◆ SUPPLIED RECORDS
===============

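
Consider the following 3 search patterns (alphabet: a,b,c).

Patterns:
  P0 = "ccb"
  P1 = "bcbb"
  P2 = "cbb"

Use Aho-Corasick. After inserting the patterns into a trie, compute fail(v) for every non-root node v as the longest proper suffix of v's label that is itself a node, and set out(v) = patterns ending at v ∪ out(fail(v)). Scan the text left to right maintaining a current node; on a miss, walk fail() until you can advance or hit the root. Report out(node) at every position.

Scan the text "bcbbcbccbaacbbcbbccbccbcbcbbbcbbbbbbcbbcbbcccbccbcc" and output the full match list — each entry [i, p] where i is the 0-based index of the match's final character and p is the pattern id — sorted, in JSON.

Build:
Trie (insert patterns):
  n0 'ε': b→4 c→1
  n1 'c': b→8 c→2
  n2 'cc': b→3
  n3 'ccb': ·  ←P0
  n4 'b': c→5
  n5 'bc': b→6
  n6 'bcb': b→7
  n7 'bcbb': ·  ←P1
  n8 'cb': b→9
  n9 'cbb': ·  ←P2

BFS fail/out derivation:
  fail(1) 'c': from fail(0)=0 chase 'c': 0 ⇒ 0;  out=∅∪out(0)=∅
  fail(4) 'b': from fail(0)=0 chase 'b': 0 ⇒ 0;  out=∅∪out(0)=∅
  fail(2) 'cc': from fail(1)=0 chase 'c': 0 ⇒ 1;  out=∅∪out(1)=∅
  fail(5) 'bc': from fail(4)=0 chase 'c': 0 ⇒ 1;  out=∅∪out(1)=∅
  fail(8) 'cb': from fail(1)=0 chase 'b': 0 ⇒ 4;  out=∅∪out(4)=∅
  fail(3) 'ccb': from fail(2)=1 chase 'b': 1 ⇒ 8;  out={0}∪out(8)={0}
  fail(6) 'bcb': from fail(5)=1 chase 'b': 1 ⇒ 8;  out=∅∪out(8)=∅
  fail(9) 'cbb': from fail(8)=4 chase 'b': 4→0 ⇒ 4;  out={2}∪out(4)={2}
  fail(7) 'bcbb': from fail(6)=8 chase 'b': 8 ⇒ 9;  out={1}∪out(9)={1,2}

Run:
i=0 'b': node 0→4
i=1 'c': node 4→5
i=2 'b': node 5→6
i=3 'b': node 6→7  → match P1@[0:3],P2@[1:3]
i=4 'c': node 7→5 (via fail)
i=5 'b': node 5→6
i=6 'c': node 6→5 (via fail)
i=7 'c': node 5→2 (via fail)
i=8 'b': node 2→3  → match P0@[6:8]
i=9 'a': node 3→0 (via fail)
i=10 'a': node 0→0
i=11 'c': node 0→1
i=12 'b': node 1→8
i=13 'b': node 8→9  → match P2@[11:13]
i=14 'c': node 9→5 (via fail)
i=15 'b': node 5→6
i=16 'b': node 6→7  → match P1@[13:16],P2@[14:16]
i=17 'c': node 7→5 (via fail)
i=18 'c': node 5→2 (via fail)
i=19 'b': node 2→3  → match P0@[17:19]
i=20 'c': node 3→5 (via fail)
i=21 'c': node 5→2 (via fail)
i=22 'b': node 2→3  → match P0@[20:22]
i=23 'c': node 3→5 (via fail)
i=24 'b': node 5→6
i=25 'c': node 6→5 (via fail)
i=26 'b': node 5→6
i=27 'b': node 6→7  → match P1@[24:27],P2@[25:27]
i=28 'b': node 7→4 (via fail)
i=29 'c': node 4→5
i=30 'b': node 5→6
i=31 'b': node 6→7  → match P1@[28:31],P2@[29:31]
i=32 'b': node 7→4 (via fail)
i=33 'b': node 4→4 (via fail)
i=34 'b': node 4→4 (via fail)
i=35 'b': node 4→4 (via fail)
i=36 'c': node 4→5
i=37 'b': node 5→6
i=38 'b': node 6→7  → match P1@[35:38],P2@[36:38]
i=39 'c': node 7→5 (via fail)
i=40 'b': node 5→6
i=41 'b': node 6→7  → match P1@[38:41],P2@[39:41]
i=42 'c': node 7→5 (via fail)
i=43 'c': node 5→2 (via fail)
i=44 'c': node 2→2 (via fail)
i=45 'b': node 2→3  → match P0@[43:45]
i=46 'c': node 3→5 (via fail)
i=47 'c': node 5→2 (via fail)
i=48 'b': node 2→3  → match P0@[46:48]
i=49 'c': node 3→5 (via fail)
i=50 'c': node 5→2 (via fail)

All matches (sorted): [[3,1],[3,2],[8,0],[13,2],[16,1],[16,2],[19,0],[22,0],[27,1],[27,2],[31,1],[31,2],[38,1],[38,2],[41,1],[41,2],[45,0],[48,0]]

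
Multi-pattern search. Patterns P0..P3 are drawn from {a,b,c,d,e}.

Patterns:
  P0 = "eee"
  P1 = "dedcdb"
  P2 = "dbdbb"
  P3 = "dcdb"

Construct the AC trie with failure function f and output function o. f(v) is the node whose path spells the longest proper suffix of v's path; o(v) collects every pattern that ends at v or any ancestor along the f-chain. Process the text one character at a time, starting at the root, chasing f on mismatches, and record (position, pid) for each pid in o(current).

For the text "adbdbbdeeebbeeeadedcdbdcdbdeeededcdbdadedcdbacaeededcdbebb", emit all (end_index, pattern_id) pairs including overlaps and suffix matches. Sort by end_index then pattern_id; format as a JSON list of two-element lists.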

===============

◆ ABOUT THIS TASK
The data should be copied out in full, exactly as it reads.

◆ PROBLEM SOLUTION
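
Consider the following 3 search patterns (alphabet: a,b,c).

Patterns:
  P0 = "ccb"
  P1 = "bcbb"
  P2 = "cbb"

Use Aho-Corasick. After inserting the patterns into a trie, compute fail(v) for every non-root node v as the longest proper suffix of v's label that is itself a node, and set out(v) = patterns ending at v ∪ out(fail(v)). Scan the text left to right maintaining a current node; on a miss, walk fail() until you can advance or hit the root. Report out(node) at every position.

Scan the text "bcbbcbccbaacbbcbbccbccbcbcbbbcbbbbbbcbbcbbcccbccbcc" and output the full match list — each entry [i, p] where i is the 0-based index of the match's final character and p is the pattern id — sorted, in JSON.

Build:
Trie (insert patterns):
  n0 'ε': b→4 c→1
  n1 'c': b→8 c→2
  n2 'cc': b→3
  n3 'ccb': ·  ←P0
  n4 'b': c→5
  n5 'bc': b→6
  n6 'bcb': b→7
  n7 'bcbb': ·  ←P1
  n8 'cb': b→9
  n9 'cbb': ·  ←P2

BFS fail/out derivation:
  fail(1) 'c': from fail(0)=0 chase 'c': 0 ⇒ 0;  out=∅∪out(0)=∅
  fail(4) 'b': from fail(0)=0 chase 'b': 0 ⇒ 0;  out=∅∪out(0)=∅
  fail(2) 'cc': from fail(1)=0 chase 'c': 0 ⇒ 1;  out=∅∪out(1)=∅
  fail(5) 'bc': from fail(4)=0 chase 'c': 0 ⇒ 1;  out=∅∪out(1)=∅
  fail(8) 'cb': from fail(1)=0 chase 'b': 0 ⇒ 4;  out=∅∪out(4)=∅
  fail(3) 'ccb': from fail(2)=1 chase 'b': 1 ⇒ 8;  out={0}∪out(8)={0}
  fail(6) 'bcb': from fail(5)=1 chase 'b': 1 ⇒ 8;  out=∅∪out(8)=∅
  fail(9) 'cbb': from fail(8)=4 chase 'b': 4→0 ⇒ 4;  out={2}∪out(4)={2}
  fail(7) 'bcbb': from fail(6)=8 chase 'b': 8 ⇒ 9;  out={1}∪out(9)={1,2}

Run:
i=0 'b': node 0→4
i=1 'c': node 4→5
i=2 'b': node 5→6
i=3 'b': node 6→7  → match P1@[0:3],P2@[1:3]
i=4 'c': node 7→5 (via fail)
i=5 'b': node 5→6
i=6 'c': node 6→5 (via fail)
i=7 'c': node 5→2 (via fail)
i=8 'b': node 2→3  → match P0@[6:8]
i=9 'a': node 3→0 (via fail)
i=10 'a': node 0→0
i=11 'c': node 0→1
i=12 'b': node 1→8
i=13 'b': node 8→9  → match P2@[11:13]
i=14 'c': node 9→5 (via fail)
i=15 'b': node 5→6
i=16 'b': node 6→7  → match P1@[13:16],P2@[14:16]
i=17 'c': node 7→5 (via fail)
i=18 'c': node 5→2 (via fail)
i=19 'b': node 2→3  → match P0@[17:19]
i=20 'c': node 3→5 (via fail)
i=21 'c': node 5→2 (via fail)
i=22 'b': node 2→3  → match P0@[20:22]
i=23 'c': node 3→5 (via fail)
i=24 'b': node 5→6
i=25 'c': node 6→5 (via fail)
i=26 'b': node 5→6
i=27 'b': node 6→7  → match P1@[24:27],P2@[25:27]
i=28 'b': node 7→4 (via fail)
i=29 'c': node 4→5
i=30 'b': node 5→6
i=31 'b': node 6→7  → match P1@[28:31],P2@[29:31]
i=32 'b': node 7→4 (via fail)
i=33 'b': node 4→4 (via fail)
i=34 'b': node 4→4 (via fail)
i=35 'b': node 4→4 (via fail)
i=36 'c': node 4→5
i=37 'b': node 5→6
i=38 'b': node 6→7  → match P1@[35:38],P2@[36:38]
i=39 'c': node 7→5 (via fail)
i=40 'b': node 5→6
i=41 'b': node 6→7  → match P1@[38:41],P2@[39:41]
i=42 'c': node 7→5 (via fail)
i=43 'c': node 5→2 (via fail)
i=44 'c': node 2→2 (via fail)
i=45 'b': node 2→3  → match P0@[43:45]
i=46 'c': node 3→5 (via fail)
i=47 'c': node 5→2 (via fail)
i=48 'b': node 2→3  → match P0@[46:48]
i=49 'c': node 3→5 (via fail)
i=50 'c': node 5→2 (via fail)

All matches (sorted): [[3,1],[3,2],[8,0],[13,2],[16,1],[16,2],[19,0],[22,0],[27,1],[27,2],[31,1],[31,2],[38,1],[38,2],[41,1],[41,2],[45,0],[48,0]]

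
Multi-pattern search. Patterns P0..P3 are drawn from {a,b,c,d,e}.

Patterns:
  P0 = "eee"
  P1 = "dedcdb"
  P2 = "dbdbb"
  P3 = "dcdb"

Construct the AC trie with failure function f and output function o. f(v) is the node whose path spells the longest proper suffix of v's path; o(v) collects every pattern that ends at v or any ancestor along the f-chain. Process the text one character at a time, starting at the root, chasing f on mismatches, and record (position, pid) for each pid in o(current).

For the text "adbdbbdeeebbeeeadedcdbdcdbdeeededcdbdadedcdbacaeededcdbebb", emit all (end_index, pattern_id) pairs including overlaps and suffix matches. Sort by end_index then pattern_id; format as a JSON list of two-element lists.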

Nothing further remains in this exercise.